• Saved entries
· · · · · · ·
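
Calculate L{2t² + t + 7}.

L{2t² + t + 7} = 2·2/s³ + 1/s² + 7/s = 4/s³ + 1/s² + 7/s

Final answer: 4/s³ + 1/s² + 7/s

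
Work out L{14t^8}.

L{t^n} = n!/s^(n+1). So L{14t^8} = 14·8!/s^9 = 564480/s^9

Final answer: 564480/s^9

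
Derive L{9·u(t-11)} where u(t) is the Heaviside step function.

L{u(t-a)} = e^(-as)/s. Here a=11, so L{u(t-11)} = e^(-11s)/s, and L{9·u(t-11)} = 9·e^(-11s)/s

Final answer: 9·e^(-11s)/s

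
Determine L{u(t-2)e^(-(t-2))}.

u(t-a)f(t-a) with f(t)=e^(-t). L{e^(-t)} = 1/(s+1). By time shift: e^(-2s)/(s+1)

Final answer: e^(-2s)/(s+1)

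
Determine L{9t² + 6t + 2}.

L{9t² + 6t + 2} = 9·2/s³ + 6/s² + 2/s = 18/s³ + 6/s² + 2/s

Final answer: 18/s³ + 6/s² + 2/s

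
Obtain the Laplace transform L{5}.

L{5} = 5 · L{1} = 5/s

Final answer: 5/s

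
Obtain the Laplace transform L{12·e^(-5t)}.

L{e^(at)} = 1/(s-a), so L{e^(-5t)} = 1/(s+5). Then L{12·e^(-5t)} = 12/(s+5)

Final answer: 12/(s+5)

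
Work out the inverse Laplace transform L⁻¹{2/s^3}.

L⁻¹{n!/s^(n+1)} = t^n with n=2. So L⁻¹{2/s^3} = t^2

Final answer: t^2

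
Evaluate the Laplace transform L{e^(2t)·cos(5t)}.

L{e^(at)·cos(ωt)} = (s-a)/((s-a)² + ω²), so L{e^(2t)·cos(5t)} = (s-2)/((s-2)² + 25)

Final answer: (s-2)/((s-2)² + 25)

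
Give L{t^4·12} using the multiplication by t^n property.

L{12} = 12/s. d^1/ds^1[1/s] = -1/s². d^2/ds^2[1/s] = 2/s^3. d^3/ds^3[1/s] = -6/s^4. d^4/ds^4[1/s] = 24/s^5. So L{t^4} = (-1)^{4}·24/s^5 = 24/s^5. Then L{t^4·12} = 12·24/s^5 = 288/s^5

Final answer: 288/s^5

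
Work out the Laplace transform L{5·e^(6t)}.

L{e^(at)} = 1/(s-a), so L{e^(6t)} = 1/(s-6). Then L{5·e^(6t)} = 5/(s-6)

Final answer: 5/(s-6)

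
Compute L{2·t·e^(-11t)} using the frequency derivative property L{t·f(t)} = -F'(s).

L{e^(-11t)} = 1/(s+11). By frequency derivative: L{t·e^(-11t)} = -d/ds[1/(s+11)] = -(-1)/(s+11)² = 1/(s+11)². Then L{2·t·e^(-11t)} = 2·1/(s+11)² = 2/(s+11)²

Final answer: 2/(s+11)²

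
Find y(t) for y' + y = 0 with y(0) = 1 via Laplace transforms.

L{y'} + L{y} = 0. sY - 1 + Y = 0. Y(s+1) = 1. Y = 1/(s+1)

Final answer: y(t) = e^(-t)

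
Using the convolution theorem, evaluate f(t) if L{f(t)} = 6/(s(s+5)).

6/(s(s+5)) = (6/s)·(1/(s+5)) = L{6}·L{e^(-5t)}. By convolution, f(t) = 6*e^(-5t) = ∫₀ᵗ 6·e^(-5τ) dτ = 6·(1 - e^(-5t))/5

Final answer: 6·(1 - e^(-5t))/5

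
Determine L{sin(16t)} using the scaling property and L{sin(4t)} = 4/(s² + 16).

Using L{f(at)} = (1/a)F(s/a) with a=4: L{sin(16t)} = (1/4) · 4/((s/4)² + 16) = (1/4) · 4·16/(s² + 256) = 16/(s² + 256)

Final answer: 16/(s² + 256)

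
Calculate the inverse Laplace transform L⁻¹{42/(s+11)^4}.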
· · · · · · ·
• YOUR INSTRUCTIONS
Find "Find y(t) for" in the records. Copy its line and every line after it, exactly, through the last one.

• RESPONSE BELOW
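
Find y(t) for y' + y = 0 with y(0) = 1 via Laplace transforms.

L{y'} + L{y} = 0. sY - 1 + Y = 0. Y(s+1) = 1. Y = 1/(s+1)

Final answer: y(t) = e^(-t)

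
Using the convolution theorem, evaluate f(t) if L{f(t)} = 6/(s(s+5)).

6/(s(s+5)) = (6/s)·(1/(s+5)) = L{6}·L{e^(-5t)}. By convolution, f(t) = 6*e^(-5t) = ∫₀ᵗ 6·e^(-5τ) dτ = 6·(1 - e^(-5t))/5

Final answer: 6·(1 - e^(-5t))/5

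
Determine L{sin(16t)} using the scaling property and L{sin(4t)} = 4/(s² + 16).

Using L{f(at)} = (1/a)F(s/a) with a=4: L{sin(16t)} = (1/4) · 4/((s/4)² + 16) = (1/4) · 4·16/(s² + 256) = 16/(s² + 256)

Final answer: 16/(s² + 256)

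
Calculate the inverse Laplace transform L⁻¹{42/(s+11)^4}.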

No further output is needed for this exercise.